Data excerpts
::::

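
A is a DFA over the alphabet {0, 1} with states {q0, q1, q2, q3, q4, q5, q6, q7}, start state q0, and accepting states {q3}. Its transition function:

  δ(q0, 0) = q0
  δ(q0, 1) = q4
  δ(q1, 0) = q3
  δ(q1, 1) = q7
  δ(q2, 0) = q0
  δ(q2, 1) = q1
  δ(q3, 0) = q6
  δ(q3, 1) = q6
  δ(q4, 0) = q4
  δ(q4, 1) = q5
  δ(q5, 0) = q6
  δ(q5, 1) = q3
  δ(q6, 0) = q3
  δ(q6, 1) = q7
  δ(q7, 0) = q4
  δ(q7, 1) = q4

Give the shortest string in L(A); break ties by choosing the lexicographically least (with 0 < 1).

111

A breadth-first search from q0 reaches an accepting state first via the path q0 → q4 → q5 → q3 on input 111.
No string of length < 3 is accepted (BFS exhausts all shorter strings without reaching an accepting state), and 111 is the lexicographically least accepting string of length 3.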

::::

Assigned task | What you return must match, line for line, the data from the line containing "δ(q7, 1) = q4" to its end, both ends included.

Completed exercise |
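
  δ(q7, 1) = q4

Give the shortest string in L(A); break ties by choosing the lexicographically least (with 0 < 1).

111

A breadth-first search from q0 reaches an accepting state first via the path q0 → q4 → q5 → q3 on input 111.
No string of length < 3 is accepted (BFS exhausts all shorter strings without reaching an accepting state), and 111 is the lexicographically least accepting string of length 3.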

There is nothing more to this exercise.